▶ **Data**
+ + + + + + +

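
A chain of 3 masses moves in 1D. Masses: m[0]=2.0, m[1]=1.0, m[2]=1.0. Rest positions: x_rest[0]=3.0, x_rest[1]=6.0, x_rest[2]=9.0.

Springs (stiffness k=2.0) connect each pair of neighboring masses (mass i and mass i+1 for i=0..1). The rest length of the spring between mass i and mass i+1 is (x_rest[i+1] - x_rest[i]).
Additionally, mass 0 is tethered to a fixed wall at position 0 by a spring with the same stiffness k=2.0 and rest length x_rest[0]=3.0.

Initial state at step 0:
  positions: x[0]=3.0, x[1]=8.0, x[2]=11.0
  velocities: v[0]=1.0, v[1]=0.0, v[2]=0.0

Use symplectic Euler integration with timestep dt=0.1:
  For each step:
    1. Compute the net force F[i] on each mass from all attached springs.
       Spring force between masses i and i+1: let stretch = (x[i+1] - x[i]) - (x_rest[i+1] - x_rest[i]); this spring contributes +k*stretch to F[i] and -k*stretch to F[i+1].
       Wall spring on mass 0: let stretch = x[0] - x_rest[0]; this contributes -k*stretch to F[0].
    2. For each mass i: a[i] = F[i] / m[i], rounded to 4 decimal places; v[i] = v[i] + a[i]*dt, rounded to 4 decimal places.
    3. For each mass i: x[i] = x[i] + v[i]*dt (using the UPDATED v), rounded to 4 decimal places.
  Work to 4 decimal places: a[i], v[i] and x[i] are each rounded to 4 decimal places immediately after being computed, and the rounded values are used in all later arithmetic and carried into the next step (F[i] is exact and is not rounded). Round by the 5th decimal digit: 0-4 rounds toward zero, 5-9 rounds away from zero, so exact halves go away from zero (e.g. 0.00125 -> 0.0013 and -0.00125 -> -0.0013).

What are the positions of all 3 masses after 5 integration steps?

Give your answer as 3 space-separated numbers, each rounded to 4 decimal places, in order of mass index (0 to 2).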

+ + + + + + +

▶ **Task prompt**
Which lines in the data above contain "masses"? Show each one.

▶ **Answer to the exercise**
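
A chain of 3 masses moves in 1D. Masses: m[0]=2.0, m[1]=1.0, m[2]=1.0. Rest positions: x_rest[0]=3.0, x_rest[1]=6.0, x_rest[2]=9.0.
Springs (stiffness k=2.0) connect each pair of neighboring masses (mass i and mass i+1 for i=0..1). The rest length of the spring between mass i and mass i+1 is (x_rest[i+1] - x_rest[i]).
       Spring force between masses i and i+1: let stretch = (x[i+1] - x[i]) - (x_rest[i+1] - x_rest[i]); this spring contributes +k*stretch to F[i] and -k*stretch to F[i+1].
What are the positions of all 3 masses after 5 integration steps?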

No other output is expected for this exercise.